*Instructions to follow*:
Find the line with "The vectors below" in the entries below, then reproduce it and every line after it down to and including the line with "e_3 = (1, 0, -4, -1) / sqrt(18)", exactly.

*Data records*:
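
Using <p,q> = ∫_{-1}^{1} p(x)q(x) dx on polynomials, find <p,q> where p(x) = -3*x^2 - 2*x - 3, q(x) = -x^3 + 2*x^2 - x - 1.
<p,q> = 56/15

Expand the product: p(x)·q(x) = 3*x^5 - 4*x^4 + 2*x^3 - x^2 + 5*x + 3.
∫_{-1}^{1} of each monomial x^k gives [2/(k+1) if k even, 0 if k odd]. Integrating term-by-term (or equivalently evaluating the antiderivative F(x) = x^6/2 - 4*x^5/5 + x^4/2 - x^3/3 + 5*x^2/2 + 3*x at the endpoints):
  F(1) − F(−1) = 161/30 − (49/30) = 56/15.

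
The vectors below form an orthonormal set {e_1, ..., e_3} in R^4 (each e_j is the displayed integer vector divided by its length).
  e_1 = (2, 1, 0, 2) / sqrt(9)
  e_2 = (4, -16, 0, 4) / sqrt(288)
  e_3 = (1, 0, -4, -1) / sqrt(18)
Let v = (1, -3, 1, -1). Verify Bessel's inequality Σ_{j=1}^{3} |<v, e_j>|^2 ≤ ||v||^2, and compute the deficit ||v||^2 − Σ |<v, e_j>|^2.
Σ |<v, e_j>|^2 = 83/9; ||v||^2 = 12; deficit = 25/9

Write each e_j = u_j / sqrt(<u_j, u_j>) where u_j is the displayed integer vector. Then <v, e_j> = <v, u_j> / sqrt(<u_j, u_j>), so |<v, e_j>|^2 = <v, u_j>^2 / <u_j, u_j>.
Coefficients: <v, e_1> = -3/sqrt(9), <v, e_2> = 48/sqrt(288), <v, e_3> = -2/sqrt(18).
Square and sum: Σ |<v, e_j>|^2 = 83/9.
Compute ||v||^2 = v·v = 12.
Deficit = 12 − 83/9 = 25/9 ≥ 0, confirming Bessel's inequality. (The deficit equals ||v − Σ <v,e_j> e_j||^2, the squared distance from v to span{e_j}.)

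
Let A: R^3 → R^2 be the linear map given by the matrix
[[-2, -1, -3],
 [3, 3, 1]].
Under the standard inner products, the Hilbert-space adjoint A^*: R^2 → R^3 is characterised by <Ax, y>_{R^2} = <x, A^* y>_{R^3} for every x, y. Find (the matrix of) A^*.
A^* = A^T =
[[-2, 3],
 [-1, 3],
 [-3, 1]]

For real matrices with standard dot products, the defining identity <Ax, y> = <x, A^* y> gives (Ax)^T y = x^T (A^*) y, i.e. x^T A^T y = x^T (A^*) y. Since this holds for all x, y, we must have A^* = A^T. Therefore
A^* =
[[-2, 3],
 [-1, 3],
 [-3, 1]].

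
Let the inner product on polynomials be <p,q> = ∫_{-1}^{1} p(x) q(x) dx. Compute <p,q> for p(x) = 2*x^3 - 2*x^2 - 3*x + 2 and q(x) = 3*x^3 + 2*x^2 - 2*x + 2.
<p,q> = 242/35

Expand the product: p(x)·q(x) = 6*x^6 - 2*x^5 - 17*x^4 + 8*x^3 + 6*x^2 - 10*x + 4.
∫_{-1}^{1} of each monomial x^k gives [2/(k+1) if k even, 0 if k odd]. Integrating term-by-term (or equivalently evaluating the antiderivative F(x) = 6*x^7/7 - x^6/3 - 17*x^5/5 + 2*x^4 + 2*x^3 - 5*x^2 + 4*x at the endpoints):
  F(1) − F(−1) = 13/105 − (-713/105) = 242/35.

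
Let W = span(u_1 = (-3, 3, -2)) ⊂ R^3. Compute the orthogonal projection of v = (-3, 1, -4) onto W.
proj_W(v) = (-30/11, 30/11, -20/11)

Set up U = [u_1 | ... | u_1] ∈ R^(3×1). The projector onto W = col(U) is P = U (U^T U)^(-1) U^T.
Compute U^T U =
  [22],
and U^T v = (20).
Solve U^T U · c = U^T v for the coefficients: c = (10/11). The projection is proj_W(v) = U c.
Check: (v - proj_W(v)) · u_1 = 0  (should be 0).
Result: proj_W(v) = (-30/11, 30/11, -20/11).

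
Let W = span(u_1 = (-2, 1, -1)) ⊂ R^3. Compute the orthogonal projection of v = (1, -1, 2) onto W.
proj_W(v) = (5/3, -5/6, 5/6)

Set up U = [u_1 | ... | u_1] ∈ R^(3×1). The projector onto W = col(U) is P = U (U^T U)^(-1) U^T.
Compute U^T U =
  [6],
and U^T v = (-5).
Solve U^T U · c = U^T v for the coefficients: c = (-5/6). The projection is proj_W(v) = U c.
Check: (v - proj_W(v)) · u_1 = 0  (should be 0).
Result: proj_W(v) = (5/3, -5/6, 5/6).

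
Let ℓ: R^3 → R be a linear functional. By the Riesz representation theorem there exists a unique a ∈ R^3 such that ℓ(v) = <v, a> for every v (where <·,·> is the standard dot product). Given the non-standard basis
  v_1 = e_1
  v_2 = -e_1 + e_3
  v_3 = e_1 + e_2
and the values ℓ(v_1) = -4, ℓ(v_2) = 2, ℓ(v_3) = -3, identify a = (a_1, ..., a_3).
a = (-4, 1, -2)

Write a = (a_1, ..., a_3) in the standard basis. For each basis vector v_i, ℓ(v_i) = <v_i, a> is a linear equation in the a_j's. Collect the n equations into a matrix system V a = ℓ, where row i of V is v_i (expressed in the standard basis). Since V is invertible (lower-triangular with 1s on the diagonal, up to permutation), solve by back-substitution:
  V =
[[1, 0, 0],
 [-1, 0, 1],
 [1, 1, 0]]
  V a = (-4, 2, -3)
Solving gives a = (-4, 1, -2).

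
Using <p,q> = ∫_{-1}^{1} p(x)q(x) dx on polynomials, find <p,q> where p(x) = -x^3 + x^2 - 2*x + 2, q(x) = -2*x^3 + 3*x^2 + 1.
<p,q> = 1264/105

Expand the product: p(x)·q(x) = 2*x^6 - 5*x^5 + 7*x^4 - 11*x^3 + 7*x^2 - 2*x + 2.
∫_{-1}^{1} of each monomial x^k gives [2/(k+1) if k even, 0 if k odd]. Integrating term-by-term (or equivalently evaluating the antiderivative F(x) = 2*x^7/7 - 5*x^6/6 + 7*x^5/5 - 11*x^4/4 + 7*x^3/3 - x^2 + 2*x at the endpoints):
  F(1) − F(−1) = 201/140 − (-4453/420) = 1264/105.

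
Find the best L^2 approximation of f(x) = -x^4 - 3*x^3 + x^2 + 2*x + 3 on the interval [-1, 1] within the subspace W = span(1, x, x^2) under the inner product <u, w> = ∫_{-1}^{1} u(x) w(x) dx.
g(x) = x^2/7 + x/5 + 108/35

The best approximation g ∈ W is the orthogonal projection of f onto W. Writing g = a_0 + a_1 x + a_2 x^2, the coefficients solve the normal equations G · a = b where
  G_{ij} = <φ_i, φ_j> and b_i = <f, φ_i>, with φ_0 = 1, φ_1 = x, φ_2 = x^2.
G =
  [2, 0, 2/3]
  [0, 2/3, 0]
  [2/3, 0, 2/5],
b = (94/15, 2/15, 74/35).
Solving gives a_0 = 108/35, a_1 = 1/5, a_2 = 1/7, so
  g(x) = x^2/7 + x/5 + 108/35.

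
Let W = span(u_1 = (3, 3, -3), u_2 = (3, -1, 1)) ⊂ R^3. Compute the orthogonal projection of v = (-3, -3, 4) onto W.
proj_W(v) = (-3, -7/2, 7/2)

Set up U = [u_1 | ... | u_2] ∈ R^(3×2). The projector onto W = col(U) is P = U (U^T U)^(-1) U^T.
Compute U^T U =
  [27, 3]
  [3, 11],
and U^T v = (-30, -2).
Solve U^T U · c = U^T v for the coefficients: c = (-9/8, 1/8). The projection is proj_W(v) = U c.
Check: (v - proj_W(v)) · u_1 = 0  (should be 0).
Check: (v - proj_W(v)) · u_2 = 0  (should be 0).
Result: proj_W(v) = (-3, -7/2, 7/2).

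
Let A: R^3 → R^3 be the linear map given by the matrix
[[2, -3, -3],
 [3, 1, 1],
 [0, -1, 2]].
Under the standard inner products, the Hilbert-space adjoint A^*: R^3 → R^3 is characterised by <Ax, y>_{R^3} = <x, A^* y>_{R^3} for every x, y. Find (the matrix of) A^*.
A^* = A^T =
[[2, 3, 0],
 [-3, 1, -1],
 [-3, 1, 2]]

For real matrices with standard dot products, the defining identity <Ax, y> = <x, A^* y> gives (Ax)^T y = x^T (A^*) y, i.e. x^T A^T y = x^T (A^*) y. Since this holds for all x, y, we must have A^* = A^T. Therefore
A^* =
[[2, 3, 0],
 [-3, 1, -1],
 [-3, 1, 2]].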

*Reply to the exercise*:
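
The vectors below form an orthonormal set {e_1, ..., e_3} in R^4 (each e_j is the displayed integer vector divided by its length).
  e_1 = (2, 1, 0, 2) / sqrt(9)
  e_2 = (4, -16, 0, 4) / sqrt(288)
  e_3 = (1, 0, -4, -1) / sqrt(18)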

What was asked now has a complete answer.